The answer should be an exact repeat of the stretch of material below from the line containing "Order B; K from" through the line containing "From a problem".

────────────────────

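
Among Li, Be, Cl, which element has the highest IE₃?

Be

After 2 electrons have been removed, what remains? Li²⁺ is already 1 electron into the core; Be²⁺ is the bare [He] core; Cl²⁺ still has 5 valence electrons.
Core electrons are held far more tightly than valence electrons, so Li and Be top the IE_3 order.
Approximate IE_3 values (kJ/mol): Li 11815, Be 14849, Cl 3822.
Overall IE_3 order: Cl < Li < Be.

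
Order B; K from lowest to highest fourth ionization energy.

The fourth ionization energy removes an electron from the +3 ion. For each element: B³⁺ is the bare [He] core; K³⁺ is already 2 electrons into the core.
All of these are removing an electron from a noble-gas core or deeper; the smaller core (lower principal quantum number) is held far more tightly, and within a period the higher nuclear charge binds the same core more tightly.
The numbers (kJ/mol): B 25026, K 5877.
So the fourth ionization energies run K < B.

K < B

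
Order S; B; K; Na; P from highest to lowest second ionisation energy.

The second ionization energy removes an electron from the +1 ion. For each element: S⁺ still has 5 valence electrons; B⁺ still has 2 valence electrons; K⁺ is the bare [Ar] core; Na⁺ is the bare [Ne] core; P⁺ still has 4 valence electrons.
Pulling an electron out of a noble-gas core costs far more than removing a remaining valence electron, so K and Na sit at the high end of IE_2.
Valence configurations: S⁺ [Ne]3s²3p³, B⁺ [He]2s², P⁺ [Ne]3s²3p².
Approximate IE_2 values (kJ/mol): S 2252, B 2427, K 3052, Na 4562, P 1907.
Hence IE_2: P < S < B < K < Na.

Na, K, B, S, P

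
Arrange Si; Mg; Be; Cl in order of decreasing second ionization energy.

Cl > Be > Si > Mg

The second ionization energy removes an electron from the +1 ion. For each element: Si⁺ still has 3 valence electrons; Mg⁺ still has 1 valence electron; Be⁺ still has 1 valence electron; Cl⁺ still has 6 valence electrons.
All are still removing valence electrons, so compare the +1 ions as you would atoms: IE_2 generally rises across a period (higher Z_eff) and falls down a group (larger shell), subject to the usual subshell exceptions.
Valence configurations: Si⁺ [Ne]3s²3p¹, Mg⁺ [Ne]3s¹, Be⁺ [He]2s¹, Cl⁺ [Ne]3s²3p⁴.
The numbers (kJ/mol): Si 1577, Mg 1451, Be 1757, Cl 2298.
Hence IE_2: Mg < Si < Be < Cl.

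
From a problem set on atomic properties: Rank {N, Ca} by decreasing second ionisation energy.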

────────────────────

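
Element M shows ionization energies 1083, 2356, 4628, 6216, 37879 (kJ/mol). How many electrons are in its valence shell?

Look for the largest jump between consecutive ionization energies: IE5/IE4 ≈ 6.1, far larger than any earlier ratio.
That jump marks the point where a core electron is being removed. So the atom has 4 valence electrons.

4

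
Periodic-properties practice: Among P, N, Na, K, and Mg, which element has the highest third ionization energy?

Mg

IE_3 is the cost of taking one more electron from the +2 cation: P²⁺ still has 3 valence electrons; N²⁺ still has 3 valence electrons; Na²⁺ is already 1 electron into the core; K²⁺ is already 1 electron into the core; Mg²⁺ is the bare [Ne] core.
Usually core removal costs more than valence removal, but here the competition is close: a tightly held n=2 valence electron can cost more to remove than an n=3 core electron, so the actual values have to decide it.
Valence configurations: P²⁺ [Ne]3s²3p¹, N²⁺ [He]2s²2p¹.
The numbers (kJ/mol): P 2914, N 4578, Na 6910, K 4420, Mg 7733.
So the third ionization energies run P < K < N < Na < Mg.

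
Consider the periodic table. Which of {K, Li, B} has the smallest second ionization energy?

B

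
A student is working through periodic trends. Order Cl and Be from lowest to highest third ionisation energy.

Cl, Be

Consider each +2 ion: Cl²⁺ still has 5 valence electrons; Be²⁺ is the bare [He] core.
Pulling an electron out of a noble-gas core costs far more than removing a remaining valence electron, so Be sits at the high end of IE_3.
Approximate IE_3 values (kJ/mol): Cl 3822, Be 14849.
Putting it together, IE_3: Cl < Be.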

────────────────────

### [EXERCISE SOLUTION]
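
Order B; K from lowest to highest fourth ionization energy.

The fourth ionization energy removes an electron from the +3 ion. For each element: B³⁺ is the bare [He] core; K³⁺ is already 2 electrons into the core.
All of these are removing an electron from a noble-gas core or deeper; the smaller core (lower principal quantum number) is held far more tightly, and within a period the higher nuclear charge binds the same core more tightly.
The numbers (kJ/mol): B 25026, K 5877.
So the fourth ionization energies run K < B.

K < B

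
Order S; B; K; Na; P from highest to lowest second ionisation energy.

The second ionization energy removes an electron from the +1 ion. For each element: S⁺ still has 5 valence electrons; B⁺ still has 2 valence electrons; K⁺ is the bare [Ar] core; Na⁺ is the bare [Ne] core; P⁺ still has 4 valence electrons.
Pulling an electron out of a noble-gas core costs far more than removing a remaining valence electron, so K and Na sit at the high end of IE_2.
Valence configurations: S⁺ [Ne]3s²3p³, B⁺ [He]2s², P⁺ [Ne]3s²3p².
Approximate IE_2 values (kJ/mol): S 2252, B 2427, K 3052, Na 4562, P 1907.
Hence IE_2: P < S < B < K < Na.

Na, K, B, S, P

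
Arrange Si; Mg; Be; Cl in order of decreasing second ionization energy.

Cl > Be > Si > Mg

The second ionization energy removes an electron from the +1 ion. For each element: Si⁺ still has 3 valence electrons; Mg⁺ still has 1 valence electron; Be⁺ still has 1 valence electron; Cl⁺ still has 6 valence electrons.
All are still removing valence electrons, so compare the +1 ions as you would atoms: IE_2 generally rises across a period (higher Z_eff) and falls down a group (larger shell), subject to the usual subshell exceptions.
Valence configurations: Si⁺ [Ne]3s²3p¹, Mg⁺ [Ne]3s¹, Be⁺ [He]2s¹, Cl⁺ [Ne]3s²3p⁴.
The numbers (kJ/mol): Si 1577, Mg 1451, Be 1757, Cl 2298.
Hence IE_2: Mg < Si < Be < Cl.

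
From a problem set on atomic properties: Rank {N, Ca} by decreasing second ionisation energy.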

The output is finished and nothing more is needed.